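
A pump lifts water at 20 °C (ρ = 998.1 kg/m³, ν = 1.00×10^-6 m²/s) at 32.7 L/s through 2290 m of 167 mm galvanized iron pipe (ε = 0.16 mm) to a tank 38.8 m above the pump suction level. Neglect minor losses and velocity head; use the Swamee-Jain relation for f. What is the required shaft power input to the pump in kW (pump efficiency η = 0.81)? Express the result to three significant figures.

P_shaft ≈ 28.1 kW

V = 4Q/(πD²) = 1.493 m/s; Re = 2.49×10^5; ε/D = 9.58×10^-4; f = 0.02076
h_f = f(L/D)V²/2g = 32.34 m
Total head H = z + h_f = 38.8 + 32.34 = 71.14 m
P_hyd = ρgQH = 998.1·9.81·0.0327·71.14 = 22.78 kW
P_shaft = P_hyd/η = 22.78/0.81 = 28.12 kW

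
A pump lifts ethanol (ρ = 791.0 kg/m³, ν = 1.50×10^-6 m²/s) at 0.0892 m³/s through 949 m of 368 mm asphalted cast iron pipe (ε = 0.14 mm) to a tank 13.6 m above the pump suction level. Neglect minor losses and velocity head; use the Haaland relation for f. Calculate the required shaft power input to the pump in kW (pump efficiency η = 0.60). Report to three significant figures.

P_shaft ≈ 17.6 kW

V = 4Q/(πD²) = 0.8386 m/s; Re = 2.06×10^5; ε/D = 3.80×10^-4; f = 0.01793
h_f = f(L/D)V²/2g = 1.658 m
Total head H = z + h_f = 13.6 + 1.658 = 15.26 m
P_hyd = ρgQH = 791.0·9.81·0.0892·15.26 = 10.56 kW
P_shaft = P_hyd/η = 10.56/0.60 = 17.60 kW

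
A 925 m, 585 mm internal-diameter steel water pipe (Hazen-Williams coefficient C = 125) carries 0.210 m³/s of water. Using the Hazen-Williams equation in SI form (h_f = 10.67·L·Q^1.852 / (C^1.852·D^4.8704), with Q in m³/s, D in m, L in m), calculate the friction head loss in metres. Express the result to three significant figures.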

--

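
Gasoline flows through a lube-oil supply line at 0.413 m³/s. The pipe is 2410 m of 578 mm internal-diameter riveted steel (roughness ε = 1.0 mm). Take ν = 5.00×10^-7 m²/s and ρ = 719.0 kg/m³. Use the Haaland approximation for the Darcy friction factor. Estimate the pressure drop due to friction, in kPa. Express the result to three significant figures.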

-- Your task --
Please output exactly the lines between the one holding "A pump lifts water" and the one holding "A 925 m, 585" in the records above, inclusive, and nothing more.

-- Solution to this task --
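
A pump lifts water at 20 °C (ρ = 998.1 kg/m³, ν = 1.00×10^-6 m²/s) at 32.7 L/s through 2290 m of 167 mm galvanized iron pipe (ε = 0.16 mm) to a tank 38.8 m above the pump suction level. Neglect minor losses and velocity head; use the Swamee-Jain relation for f. What is the required shaft power input to the pump in kW (pump efficiency η = 0.81)? Express the result to three significant figures.

P_shaft ≈ 28.1 kW

V = 4Q/(πD²) = 1.493 m/s; Re = 2.49×10^5; ε/D = 9.58×10^-4; f = 0.02076
h_f = f(L/D)V²/2g = 32.34 m
Total head H = z + h_f = 38.8 + 32.34 = 71.14 m
P_hyd = ρgQH = 998.1·9.81·0.0327·71.14 = 22.78 kW
P_shaft = P_hyd/η = 22.78/0.81 = 28.12 kW

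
A pump lifts ethanol (ρ = 791.0 kg/m³, ν = 1.50×10^-6 m²/s) at 0.0892 m³/s through 949 m of 368 mm asphalted cast iron pipe (ε = 0.14 mm) to a tank 13.6 m above the pump suction level. Neglect minor losses and velocity head; use the Haaland relation for f. Calculate the required shaft power input to the pump in kW (pump efficiency η = 0.60). Report to three significant figures.

P_shaft ≈ 17.6 kW

V = 4Q/(πD²) = 0.8386 m/s; Re = 2.06×10^5; ε/D = 3.80×10^-4; f = 0.01793
h_f = f(L/D)V²/2g = 1.658 m
Total head H = z + h_f = 13.6 + 1.658 = 15.26 m
P_hyd = ρgQH = 791.0·9.81·0.0892·15.26 = 10.56 kW
P_shaft = P_hyd/η = 10.56/0.60 = 17.60 kW

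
A 925 m, 585 mm internal-diameter steel water pipe (Hazen-Williams coefficient C = 125) carries 0.210 m³/s of water. Using the Hazen-Williams equation in SI form (h_f = 10.67·L·Q^1.852 / (C^1.852·D^4.8704), with Q in m³/s, D in m, L in m), calculate the friction head loss in metres. Express the result to three significant figures.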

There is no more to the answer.